Task objective
Start at the first line of the material. Repeat each line exactly through the one containing "voice 1: D4:2", then stop.

Exercise inputs
======

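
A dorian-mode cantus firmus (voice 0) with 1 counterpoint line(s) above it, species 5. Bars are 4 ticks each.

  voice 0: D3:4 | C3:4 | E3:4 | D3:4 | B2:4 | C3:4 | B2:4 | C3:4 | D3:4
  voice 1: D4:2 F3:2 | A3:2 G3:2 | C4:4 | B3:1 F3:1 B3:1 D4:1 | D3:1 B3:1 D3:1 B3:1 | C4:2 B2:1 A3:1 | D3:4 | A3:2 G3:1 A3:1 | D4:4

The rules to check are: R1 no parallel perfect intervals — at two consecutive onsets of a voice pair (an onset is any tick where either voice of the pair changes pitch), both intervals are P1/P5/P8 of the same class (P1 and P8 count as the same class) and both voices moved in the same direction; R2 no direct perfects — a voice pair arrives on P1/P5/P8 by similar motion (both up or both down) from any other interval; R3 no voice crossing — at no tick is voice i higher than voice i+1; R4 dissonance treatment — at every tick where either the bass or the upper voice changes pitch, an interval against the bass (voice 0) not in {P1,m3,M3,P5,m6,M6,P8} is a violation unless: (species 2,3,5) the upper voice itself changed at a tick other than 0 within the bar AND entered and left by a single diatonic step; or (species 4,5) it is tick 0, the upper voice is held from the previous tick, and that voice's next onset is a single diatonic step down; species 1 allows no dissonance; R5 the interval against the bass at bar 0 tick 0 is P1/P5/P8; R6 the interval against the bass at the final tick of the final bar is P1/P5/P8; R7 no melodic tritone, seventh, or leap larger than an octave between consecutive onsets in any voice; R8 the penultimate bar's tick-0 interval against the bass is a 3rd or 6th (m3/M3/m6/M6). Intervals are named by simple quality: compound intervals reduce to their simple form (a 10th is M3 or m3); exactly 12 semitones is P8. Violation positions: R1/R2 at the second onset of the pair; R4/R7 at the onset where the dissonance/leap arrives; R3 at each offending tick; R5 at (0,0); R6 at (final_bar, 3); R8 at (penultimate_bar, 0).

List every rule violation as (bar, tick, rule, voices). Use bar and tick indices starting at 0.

bar 0: v0=D3 v1=D4 downbeat P8
bar 1: v0=C3 v1=A3 downbeat M6
bar 2: v0=E3 v1=C4 downbeat m6
bar 3: v0=D3 v1=B3 downbeat M6
bar 4: v0=B2 v1=D3 downbeat m3
bar 5: v0=C3 v1=C4 downbeat P8
bar 6: v0=B2 v1=D3 downbeat m3
bar 7: v0=C3 v1=A3 downbeat M6
bar 8: v0=D3 v1=D4 downbeat P8
  -> R7 @ bar 3 tick 1 v(1,): B3->F3 leap 6st
  -> R7 @ bar 3 tick 2 v(1,): F3->B3 leap 6st
  -> R1 @ bar 5 tick 0 v(0, 1): B2/B3 P8 -> C3/C4 P8 similar
  -> R3 @ bar 5 tick 2 v(0, 1): C3 above B2
  -> R4 @ bar 5 tick 2 v(0, 1): C3/B2 m2 untreated
  -> R7 @ bar 5 tick 2 v(1,): C4->B2 leap 13st
  -> R7 @ bar 5 tick 3 v(1,): B2->A3 leap 10st
  -> R2 @ bar 8 tick 0 v(0, 1): C3/A3 M6 -> D3/D4 P8 similar

(3, 1, R7, (1,))
(3, 2, R7, (1,))
(5, 0, R1, (0, 1))
(5, 2, R3, (0, 1))
(5, 2, R4, (0, 1))
(5, 2, R7, (1,))
(5, 3, R7, (1,))
(8, 0, R2, (0, 1))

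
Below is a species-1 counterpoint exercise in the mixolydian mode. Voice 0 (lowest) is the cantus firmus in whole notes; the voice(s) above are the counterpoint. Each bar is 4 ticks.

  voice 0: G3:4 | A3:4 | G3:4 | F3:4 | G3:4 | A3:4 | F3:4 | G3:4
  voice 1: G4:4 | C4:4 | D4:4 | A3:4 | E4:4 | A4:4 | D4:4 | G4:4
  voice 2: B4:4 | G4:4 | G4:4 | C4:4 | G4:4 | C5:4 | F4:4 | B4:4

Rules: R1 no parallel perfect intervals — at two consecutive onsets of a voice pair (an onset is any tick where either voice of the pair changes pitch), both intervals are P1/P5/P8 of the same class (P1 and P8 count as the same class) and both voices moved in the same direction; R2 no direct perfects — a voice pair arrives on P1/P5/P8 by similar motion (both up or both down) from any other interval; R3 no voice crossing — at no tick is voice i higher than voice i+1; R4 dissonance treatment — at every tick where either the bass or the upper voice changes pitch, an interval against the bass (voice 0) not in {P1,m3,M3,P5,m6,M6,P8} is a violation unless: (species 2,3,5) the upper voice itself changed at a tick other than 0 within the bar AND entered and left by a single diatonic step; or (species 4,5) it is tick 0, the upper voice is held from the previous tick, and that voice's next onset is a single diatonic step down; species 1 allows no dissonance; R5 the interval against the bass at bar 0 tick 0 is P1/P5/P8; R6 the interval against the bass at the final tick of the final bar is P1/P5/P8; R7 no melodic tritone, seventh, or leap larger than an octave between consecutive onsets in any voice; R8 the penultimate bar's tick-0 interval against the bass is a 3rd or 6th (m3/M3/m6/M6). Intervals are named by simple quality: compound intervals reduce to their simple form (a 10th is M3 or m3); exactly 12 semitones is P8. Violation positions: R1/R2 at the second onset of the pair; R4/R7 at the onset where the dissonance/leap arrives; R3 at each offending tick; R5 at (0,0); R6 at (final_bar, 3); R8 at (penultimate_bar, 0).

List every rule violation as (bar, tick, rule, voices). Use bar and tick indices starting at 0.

(0, 0, R5, (0, 2))
(1, 0, R2, (1, 2))
(1, 0, R4, (0, 2))
(3, 0, R2, (0, 2))
(4, 0, R2, (0, 2))
(5, 0, R2, (0, 1))
(6, 0, R2, (0, 2))
(6, 0, R8, (0, 2))
(7, 0, R2, (0, 1))
(7, 0, R7, (2,))
(7, 3, R6, (0, 2))

bar 0: v0=G3 v1=G4 v2=B4 downbeat M3
bar 1: v0=A3 v1=C4 v2=G4 downbeat m7
bar 2: v0=G3 v1=D4 v2=G4 downbeat P8
bar 3: v0=F3 v1=A3 v2=C4 downbeat P5
bar 4: v0=G3 v1=E4 v2=G4 downbeat P8
bar 5: v0=A3 v1=A4 v2=C5 downbeat m3
bar 6: v0=F3 v1=D4 v2=F4 downbeat P8
bar 7: v0=G3 v1=G4 v2=B4 downbeat M3
  -> R5 @ bar 0 tick 0 v(0, 2): opens on M3
  -> R2 @ bar 1 tick 0 v(1, 2): G4/B4 M3 -> C4/G4 P5 similar
  -> R4 @ bar 1 tick 0 v(0, 2): A3/G4 m7 untreated
  -> R2 @ bar 3 tick 0 v(0, 2): G3/G4 P8 -> F3/C4 P5 similar
  -> R2 @ bar 4 tick 0 v(0, 2): F3/C4 P5 -> G3/G4 P8 similar
  -> R2 @ bar 5 tick 0 v(0, 1): G3/E4 M6 -> A3/A4 P8 similar
  -> R2 @ bar 6 tick 0 v(0, 2): A3/C5 m3 -> F3/F4 P8 similar
  -> R8 @ bar 6 tick 0 v(0, 2): penult P8 not 3rd/6th
  -> R2 @ bar 7 tick 0 v(0, 1): F3/D4 M6 -> G3/G4 P8 similar
  -> R7 @ bar 7 tick 0 v(2,): F4->B4 leap 6st
  -> R6 @ bar 7 tick 3 v(0, 2): closes on M3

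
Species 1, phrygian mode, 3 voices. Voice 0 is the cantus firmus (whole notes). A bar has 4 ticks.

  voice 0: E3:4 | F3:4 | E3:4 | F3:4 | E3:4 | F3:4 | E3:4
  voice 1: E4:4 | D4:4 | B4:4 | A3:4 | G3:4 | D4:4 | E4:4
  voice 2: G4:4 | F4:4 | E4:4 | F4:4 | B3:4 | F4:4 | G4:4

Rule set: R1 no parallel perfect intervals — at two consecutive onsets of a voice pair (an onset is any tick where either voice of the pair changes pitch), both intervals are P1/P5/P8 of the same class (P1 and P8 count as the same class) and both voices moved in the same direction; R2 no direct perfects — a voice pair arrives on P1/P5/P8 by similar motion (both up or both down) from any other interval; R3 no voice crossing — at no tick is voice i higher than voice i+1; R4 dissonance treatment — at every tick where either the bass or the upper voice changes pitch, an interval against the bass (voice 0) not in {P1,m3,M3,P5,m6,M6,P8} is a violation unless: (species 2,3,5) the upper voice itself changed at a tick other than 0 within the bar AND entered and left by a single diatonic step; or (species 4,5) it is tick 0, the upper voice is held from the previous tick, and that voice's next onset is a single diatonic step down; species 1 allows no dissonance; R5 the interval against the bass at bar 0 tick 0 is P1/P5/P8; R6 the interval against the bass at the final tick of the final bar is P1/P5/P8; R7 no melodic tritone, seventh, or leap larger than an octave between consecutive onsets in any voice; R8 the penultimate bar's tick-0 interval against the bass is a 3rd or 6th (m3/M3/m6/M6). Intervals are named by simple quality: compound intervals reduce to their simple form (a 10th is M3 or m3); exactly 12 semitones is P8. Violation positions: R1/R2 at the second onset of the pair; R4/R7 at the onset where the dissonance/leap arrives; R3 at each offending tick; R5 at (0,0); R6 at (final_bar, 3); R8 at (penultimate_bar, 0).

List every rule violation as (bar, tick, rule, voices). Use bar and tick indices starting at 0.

bar 0: v0=E3 v1=E4 v2=G4 downbeat m3
bar 1: v0=F3 v1=D4 v2=F4 downbeat P8
bar 2: v0=E3 v1=B4 v2=E4 downbeat P8
bar 3: v0=F3 v1=A3 v2=F4 downbeat P8
bar 4: v0=E3 v1=G3 v2=B3 downbeat P5
bar 5: v0=F3 v1=D4 v2=F4 downbeat P8
bar 6: v0=E3 v1=E4 v2=G4 downbeat m3
  -> R5 @ bar 0 tick 0 v(0, 2): opens on m3
  -> R1 @ bar 2 tick 0 v(0, 2): F3/F4 P8 -> E3/E4 P8 similar
  -> R3 @ bar 2 tick 0 v(1, 2): B4 above E4
  -> R3 @ bar 2 tick 1 v(1, 2): B4 above E4
  -> R3 @ bar 2 tick 2 v(1, 2): B4 above E4
  -> R3 @ bar 2 tick 3 v(1, 2): B4 above E4
  -> R1 @ bar 3 tick 0 v(0, 2): E3/E4 P8 -> F3/F4 P8 similar
  -> R7 @ bar 3 tick 0 v(1,): B4->A3 leap 14st
  -> R2 @ bar 4 tick 0 v(0, 2): F3/F4 P8 -> E3/B3 P5 similar
  -> R7 @ bar 4 tick 0 v(2,): F4->B3 leap 6st
  -> R2 @ bar 5 tick 0 v(0, 2): E3/B3 P5 -> F3/F4 P8 similar
  -> R7 @ bar 5 tick 0 v(2,): B3->F4 leap 6st
  -> R8 @ bar 5 tick 0 v(0, 2): penult P8 not 3rd/6th
  -> R6 @ bar 6 tick 3 v(0, 2): closes on m3

(0, 0, R5, (0, 2))
(2, 0, R1, (0, 2))
(2, 0, R3, (1, 2))
(2, 1, R3, (1, 2))
(2, 2, R3, (1, 2))
(2, 3, R3, (1, 2))
(3, 0, R1, (0, 2))
(3, 0, R7, (1,))
(4, 0, R2, (0, 2))
(4, 0, R7, (2,))
(5, 0, R2, (0, 2))
(5, 0, R7, (2,))
(5, 0, R8, (0, 2))
(6, 3, R6, (0, 2))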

======

Task response
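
A dorian-mode cantus firmus (voice 0) with 1 counterpoint line(s) above it, species 5. Bars are 4 ticks each.

  voice 0: D3:4 | C3:4 | E3:4 | D3:4 | B2:4 | C3:4 | B2:4 | C3:4 | D3:4
  voice 1: D4:2 F3:2 | A3:2 G3:2 | C4:4 | B3:1 F3:1 B3:1 D4:1 | D3:1 B3:1 D3:1 B3:1 | C4:2 B2:1 A3:1 | D3:4 | A3:2 G3:1 A3:1 | D4:4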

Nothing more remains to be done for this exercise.